#### What is needed
Look through the records below and collect all lines that hold the string "units".

#### Dataset entries

----------

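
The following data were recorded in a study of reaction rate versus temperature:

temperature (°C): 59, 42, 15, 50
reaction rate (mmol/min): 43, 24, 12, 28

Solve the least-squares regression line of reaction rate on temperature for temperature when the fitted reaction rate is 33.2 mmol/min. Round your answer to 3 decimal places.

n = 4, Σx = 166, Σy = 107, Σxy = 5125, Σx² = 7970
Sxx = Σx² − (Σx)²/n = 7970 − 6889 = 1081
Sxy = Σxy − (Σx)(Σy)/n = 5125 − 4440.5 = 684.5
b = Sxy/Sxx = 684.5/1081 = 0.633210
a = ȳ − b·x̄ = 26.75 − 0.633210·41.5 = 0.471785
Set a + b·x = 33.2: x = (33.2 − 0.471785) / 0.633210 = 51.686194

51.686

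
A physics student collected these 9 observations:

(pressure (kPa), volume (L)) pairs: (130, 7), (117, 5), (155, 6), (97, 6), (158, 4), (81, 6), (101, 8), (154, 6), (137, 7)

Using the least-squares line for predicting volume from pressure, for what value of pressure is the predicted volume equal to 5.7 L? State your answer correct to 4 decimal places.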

----------

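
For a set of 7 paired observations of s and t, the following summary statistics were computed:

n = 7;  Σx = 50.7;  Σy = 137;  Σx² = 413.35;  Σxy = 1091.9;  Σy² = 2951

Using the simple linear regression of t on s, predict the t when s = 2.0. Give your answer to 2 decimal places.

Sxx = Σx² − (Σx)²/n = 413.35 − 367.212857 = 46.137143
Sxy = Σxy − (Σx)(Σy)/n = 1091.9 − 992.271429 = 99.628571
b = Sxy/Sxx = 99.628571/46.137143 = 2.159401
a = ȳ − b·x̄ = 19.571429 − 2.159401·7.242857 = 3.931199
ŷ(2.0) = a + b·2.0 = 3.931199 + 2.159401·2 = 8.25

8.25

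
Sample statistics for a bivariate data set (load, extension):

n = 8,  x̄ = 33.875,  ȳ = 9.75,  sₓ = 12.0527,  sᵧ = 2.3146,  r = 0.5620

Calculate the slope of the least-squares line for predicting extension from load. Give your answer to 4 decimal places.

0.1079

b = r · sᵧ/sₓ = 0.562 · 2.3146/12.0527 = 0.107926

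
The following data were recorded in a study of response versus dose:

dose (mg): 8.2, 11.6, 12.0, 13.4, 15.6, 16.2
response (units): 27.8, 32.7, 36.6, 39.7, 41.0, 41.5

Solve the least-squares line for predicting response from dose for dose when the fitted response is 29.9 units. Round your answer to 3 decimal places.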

----------

#### Answer section
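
response (units): 27.8, 32.7, 36.6, 39.7, 41.0, 41.5
Solve the least-squares line for predicting response from dose for dose when the fitted response is 29.9 units. Round your answer to 3 decimal places.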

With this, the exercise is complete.